Reproduce each record exactly, leaving out no line.

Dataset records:
= = = =
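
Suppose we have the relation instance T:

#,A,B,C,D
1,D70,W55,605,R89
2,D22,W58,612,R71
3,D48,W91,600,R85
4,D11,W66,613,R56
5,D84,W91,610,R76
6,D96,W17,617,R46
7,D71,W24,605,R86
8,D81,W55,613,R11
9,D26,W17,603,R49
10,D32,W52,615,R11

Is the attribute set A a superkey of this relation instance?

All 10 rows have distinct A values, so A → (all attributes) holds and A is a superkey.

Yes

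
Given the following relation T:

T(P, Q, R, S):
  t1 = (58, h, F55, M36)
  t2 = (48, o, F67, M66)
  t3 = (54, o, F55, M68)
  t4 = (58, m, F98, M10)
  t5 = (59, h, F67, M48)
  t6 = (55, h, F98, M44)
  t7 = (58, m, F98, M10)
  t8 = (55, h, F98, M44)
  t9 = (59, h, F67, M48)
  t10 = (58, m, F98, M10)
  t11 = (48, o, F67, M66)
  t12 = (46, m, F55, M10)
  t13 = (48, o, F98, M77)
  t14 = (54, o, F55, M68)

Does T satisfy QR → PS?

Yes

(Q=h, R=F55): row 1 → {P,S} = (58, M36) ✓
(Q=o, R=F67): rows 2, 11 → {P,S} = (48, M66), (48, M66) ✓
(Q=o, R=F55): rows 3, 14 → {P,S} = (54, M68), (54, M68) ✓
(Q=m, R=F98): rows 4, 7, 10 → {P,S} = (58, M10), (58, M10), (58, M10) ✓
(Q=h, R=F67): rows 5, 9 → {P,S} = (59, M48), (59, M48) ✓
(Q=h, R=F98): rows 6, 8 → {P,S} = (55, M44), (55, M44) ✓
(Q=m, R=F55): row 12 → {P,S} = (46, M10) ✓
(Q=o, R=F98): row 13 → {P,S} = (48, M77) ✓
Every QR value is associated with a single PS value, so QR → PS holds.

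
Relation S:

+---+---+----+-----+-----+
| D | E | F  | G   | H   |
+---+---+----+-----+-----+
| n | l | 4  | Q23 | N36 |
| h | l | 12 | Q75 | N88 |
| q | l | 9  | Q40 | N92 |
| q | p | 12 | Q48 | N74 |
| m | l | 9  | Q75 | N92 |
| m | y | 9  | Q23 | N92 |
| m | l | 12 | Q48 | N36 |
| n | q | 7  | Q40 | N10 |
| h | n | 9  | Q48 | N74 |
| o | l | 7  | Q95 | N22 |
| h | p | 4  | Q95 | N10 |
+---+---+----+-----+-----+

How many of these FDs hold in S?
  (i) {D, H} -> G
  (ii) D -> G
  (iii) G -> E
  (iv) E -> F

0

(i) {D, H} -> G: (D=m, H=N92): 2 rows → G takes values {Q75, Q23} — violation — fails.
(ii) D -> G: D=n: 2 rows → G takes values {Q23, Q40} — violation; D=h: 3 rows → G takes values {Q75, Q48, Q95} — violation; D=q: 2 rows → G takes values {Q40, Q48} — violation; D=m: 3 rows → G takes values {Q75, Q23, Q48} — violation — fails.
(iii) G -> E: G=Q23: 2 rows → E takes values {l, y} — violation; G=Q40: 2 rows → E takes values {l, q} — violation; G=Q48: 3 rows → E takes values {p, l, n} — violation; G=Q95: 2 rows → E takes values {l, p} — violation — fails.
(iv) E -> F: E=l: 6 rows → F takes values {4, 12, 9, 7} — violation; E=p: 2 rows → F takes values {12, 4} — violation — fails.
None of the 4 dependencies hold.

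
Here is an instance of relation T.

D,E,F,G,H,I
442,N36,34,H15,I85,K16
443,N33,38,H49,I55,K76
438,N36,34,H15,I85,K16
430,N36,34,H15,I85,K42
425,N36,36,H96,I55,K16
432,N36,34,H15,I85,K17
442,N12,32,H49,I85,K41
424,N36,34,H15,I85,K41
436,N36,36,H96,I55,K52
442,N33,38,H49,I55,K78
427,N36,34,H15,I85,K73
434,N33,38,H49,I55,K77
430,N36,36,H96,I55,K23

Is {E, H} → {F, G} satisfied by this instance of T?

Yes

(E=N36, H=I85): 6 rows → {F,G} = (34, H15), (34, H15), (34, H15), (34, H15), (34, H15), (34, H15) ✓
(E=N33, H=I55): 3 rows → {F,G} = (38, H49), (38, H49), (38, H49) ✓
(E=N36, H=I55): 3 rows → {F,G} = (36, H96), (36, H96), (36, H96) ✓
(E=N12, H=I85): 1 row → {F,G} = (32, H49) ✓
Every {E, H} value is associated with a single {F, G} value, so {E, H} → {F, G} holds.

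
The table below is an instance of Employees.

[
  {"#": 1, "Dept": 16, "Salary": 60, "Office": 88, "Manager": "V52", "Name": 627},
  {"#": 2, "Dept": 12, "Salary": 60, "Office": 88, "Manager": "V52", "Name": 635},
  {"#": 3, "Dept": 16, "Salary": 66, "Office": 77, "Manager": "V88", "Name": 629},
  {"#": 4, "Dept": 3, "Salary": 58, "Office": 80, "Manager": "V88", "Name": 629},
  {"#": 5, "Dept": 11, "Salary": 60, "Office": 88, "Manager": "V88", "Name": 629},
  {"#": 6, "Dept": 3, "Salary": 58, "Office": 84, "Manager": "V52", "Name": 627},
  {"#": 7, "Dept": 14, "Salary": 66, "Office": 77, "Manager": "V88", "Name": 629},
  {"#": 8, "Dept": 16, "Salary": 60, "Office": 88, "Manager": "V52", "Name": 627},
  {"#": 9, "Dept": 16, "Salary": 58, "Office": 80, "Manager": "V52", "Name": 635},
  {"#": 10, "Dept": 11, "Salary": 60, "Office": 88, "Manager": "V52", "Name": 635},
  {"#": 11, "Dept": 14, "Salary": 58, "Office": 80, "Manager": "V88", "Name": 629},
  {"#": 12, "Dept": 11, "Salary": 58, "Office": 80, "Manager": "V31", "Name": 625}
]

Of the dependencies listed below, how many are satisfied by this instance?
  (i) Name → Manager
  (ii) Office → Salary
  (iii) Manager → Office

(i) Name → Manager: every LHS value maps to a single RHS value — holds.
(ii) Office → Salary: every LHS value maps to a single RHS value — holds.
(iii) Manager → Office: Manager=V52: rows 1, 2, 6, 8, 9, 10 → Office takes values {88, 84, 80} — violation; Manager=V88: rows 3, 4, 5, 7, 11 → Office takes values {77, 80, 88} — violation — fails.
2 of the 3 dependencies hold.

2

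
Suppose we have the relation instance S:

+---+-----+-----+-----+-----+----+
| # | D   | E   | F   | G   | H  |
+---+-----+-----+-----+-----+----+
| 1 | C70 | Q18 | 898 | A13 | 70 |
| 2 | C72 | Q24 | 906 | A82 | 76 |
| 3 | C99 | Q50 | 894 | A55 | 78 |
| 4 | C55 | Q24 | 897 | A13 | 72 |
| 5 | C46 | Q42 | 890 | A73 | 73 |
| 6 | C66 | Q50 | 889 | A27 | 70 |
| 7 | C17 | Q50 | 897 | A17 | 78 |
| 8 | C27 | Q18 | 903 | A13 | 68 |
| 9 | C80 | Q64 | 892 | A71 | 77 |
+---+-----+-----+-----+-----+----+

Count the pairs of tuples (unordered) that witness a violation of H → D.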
= = = =
SOLUTION TO THE PROBLEM:
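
Suppose we have the relation instance T:

#,A,B,C,D
1,D70,W55,605,R89
2,D22,W58,612,R71
3,D48,W91,600,R85
4,D11,W66,613,R56
5,D84,W91,610,R76
6,D96,W17,617,R46
7,D71,W24,605,R86
8,D81,W55,613,R11
9,D26,W17,603,R49
10,D32,W52,615,R11

Is the attribute set A a superkey of this relation instance?

All 10 rows have distinct A values, so A → (all attributes) holds and A is a superkey.

Yes

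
Given the following relation T:

T(P, Q, R, S):
  t1 = (58, h, F55, M36)
  t2 = (48, o, F67, M66)
  t3 = (54, o, F55, M68)
  t4 = (58, m, F98, M10)
  t5 = (59, h, F67, M48)
  t6 = (55, h, F98, M44)
  t7 = (58, m, F98, M10)
  t8 = (55, h, F98, M44)
  t9 = (59, h, F67, M48)
  t10 = (58, m, F98, M10)
  t11 = (48, o, F67, M66)
  t12 = (46, m, F55, M10)
  t13 = (48, o, F98, M77)
  t14 = (54, o, F55, M68)

Does T satisfy QR → PS?

Yes

(Q=h, R=F55): row 1 → {P,S} = (58, M36) ✓
(Q=o, R=F67): rows 2, 11 → {P,S} = (48, M66), (48, M66) ✓
(Q=o, R=F55): rows 3, 14 → {P,S} = (54, M68), (54, M68) ✓
(Q=m, R=F98): rows 4, 7, 10 → {P,S} = (58, M10), (58, M10), (58, M10) ✓
(Q=h, R=F67): rows 5, 9 → {P,S} = (59, M48), (59, M48) ✓
(Q=h, R=F98): rows 6, 8 → {P,S} = (55, M44), (55, M44) ✓
(Q=m, R=F55): row 12 → {P,S} = (46, M10) ✓
(Q=o, R=F98): row 13 → {P,S} = (48, M77) ✓
Every QR value is associated with a single PS value, so QR → PS holds.

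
Relation S:

+---+---+----+-----+-----+
| D | E | F  | G   | H   |
+---+---+----+-----+-----+
| n | l | 4  | Q23 | N36 |
| h | l | 12 | Q75 | N88 |
| q | l | 9  | Q40 | N92 |
| q | p | 12 | Q48 | N74 |
| m | l | 9  | Q75 | N92 |
| m | y | 9  | Q23 | N92 |
| m | l | 12 | Q48 | N36 |
| n | q | 7  | Q40 | N10 |
| h | n | 9  | Q48 | N74 |
| o | l | 7  | Q95 | N22 |
| h | p | 4  | Q95 | N10 |
+---+---+----+-----+-----+

How many of these FDs hold in S?
  (i) {D, H} -> G
  (ii) D -> G
  (iii) G -> E
  (iv) E -> F

0

(i) {D, H} -> G: (D=m, H=N92): 2 rows → G takes values {Q75, Q23} — violation — fails.
(ii) D -> G: D=n: 2 rows → G takes values {Q23, Q40} — violation; D=h: 3 rows → G takes values {Q75, Q48, Q95} — violation; D=q: 2 rows → G takes values {Q40, Q48} — violation; D=m: 3 rows → G takes values {Q75, Q23, Q48} — violation — fails.
(iii) G -> E: G=Q23: 2 rows → E takes values {l, y} — violation; G=Q40: 2 rows → E takes values {l, q} — violation; G=Q48: 3 rows → E takes values {p, l, n} — violation; G=Q95: 2 rows → E takes values {l, p} — violation — fails.
(iv) E -> F: E=l: 6 rows → F takes values {4, 12, 9, 7} — violation; E=p: 2 rows → F takes values {12, 4} — violation — fails.
None of the 4 dependencies hold.

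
Here is an instance of relation T.

D,E,F,G,H,I
442,N36,34,H15,I85,K16
443,N33,38,H49,I55,K76
438,N36,34,H15,I85,K16
430,N36,34,H15,I85,K42
425,N36,36,H96,I55,K16
432,N36,34,H15,I85,K17
442,N12,32,H49,I85,K41
424,N36,34,H15,I85,K41
436,N36,36,H96,I55,K52
442,N33,38,H49,I55,K78
427,N36,34,H15,I85,K73
434,N33,38,H49,I55,K77
430,N36,36,H96,I55,K23

Is {E, H} → {F, G} satisfied by this instance of T?

Yes

(E=N36, H=I85): 6 rows → {F,G} = (34, H15), (34, H15), (34, H15), (34, H15), (34, H15), (34, H15) ✓
(E=N33, H=I55): 3 rows → {F,G} = (38, H49), (38, H49), (38, H49) ✓
(E=N36, H=I55): 3 rows → {F,G} = (36, H96), (36, H96), (36, H96) ✓
(E=N12, H=I85): 1 row → {F,G} = (32, H49) ✓
Every {E, H} value is associated with a single {F, G} value, so {E, H} → {F, G} holds.

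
The table below is an instance of Employees.

[
  {"#": 1, "Dept": 16, "Salary": 60, "Office": 88, "Manager": "V52", "Name": 627},
  {"#": 2, "Dept": 12, "Salary": 60, "Office": 88, "Manager": "V52", "Name": 635},
  {"#": 3, "Dept": 16, "Salary": 66, "Office": 77, "Manager": "V88", "Name": 629},
  {"#": 4, "Dept": 3, "Salary": 58, "Office": 80, "Manager": "V88", "Name": 629},
  {"#": 5, "Dept": 11, "Salary": 60, "Office": 88, "Manager": "V88", "Name": 629},
  {"#": 6, "Dept": 3, "Salary": 58, "Office": 84, "Manager": "V52", "Name": 627},
  {"#": 7, "Dept": 14, "Salary": 66, "Office": 77, "Manager": "V88", "Name": 629},
  {"#": 8, "Dept": 16, "Salary": 60, "Office": 88, "Manager": "V52", "Name": 627},
  {"#": 9, "Dept": 16, "Salary": 58, "Office": 80, "Manager": "V52", "Name": 635},
  {"#": 10, "Dept": 11, "Salary": 60, "Office": 88, "Manager": "V52", "Name": 635},
  {"#": 11, "Dept": 14, "Salary": 58, "Office": 80, "Manager": "V88", "Name": 629},
  {"#": 12, "Dept": 11, "Salary": 58, "Office": 80, "Manager": "V31", "Name": 625}
]

Of the dependencies listed below, how many are satisfied by this instance?
  (i) Name → Manager
  (ii) Office → Salary
  (iii) Manager → Office

(i) Name → Manager: every LHS value maps to a single RHS value — holds.
(ii) Office → Salary: every LHS value maps to a single RHS value — holds.
(iii) Manager → Office: Manager=V52: rows 1, 2, 6, 8, 9, 10 → Office takes values {88, 84, 80} — violation; Manager=V88: rows 3, 4, 5, 7, 11 → Office takes values {77, 80, 88} — violation — fails.
2 of the 3 dependencies hold.

2

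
Suppose we have the relation instance S:

+---+-----+-----+-----+-----+----+
| # | D   | E   | F   | G   | H  |
+---+-----+-----+-----+-----+----+
| 1 | C70 | Q18 | 898 | A13 | 70 |
| 2 | C72 | Q24 | 906 | A82 | 76 |
| 3 | C99 | Q50 | 894 | A55 | 78 |
| 4 | C55 | Q24 | 897 | A13 | 72 |
| 5 | C46 | Q42 | 890 | A73 | 73 |
| 6 | C66 | Q50 | 889 | A27 | 70 |
| 7 | C17 | Q50 | 897 | A17 | 78 |
| 8 | C27 | Q18 | 903 | A13 | 68 |
| 9 | C80 | Q64 | 892 | A71 | 77 |
+---+-----+-----+-----+-----+----+

Count the pairs of tuples (unordered) that witness a violation of H → D.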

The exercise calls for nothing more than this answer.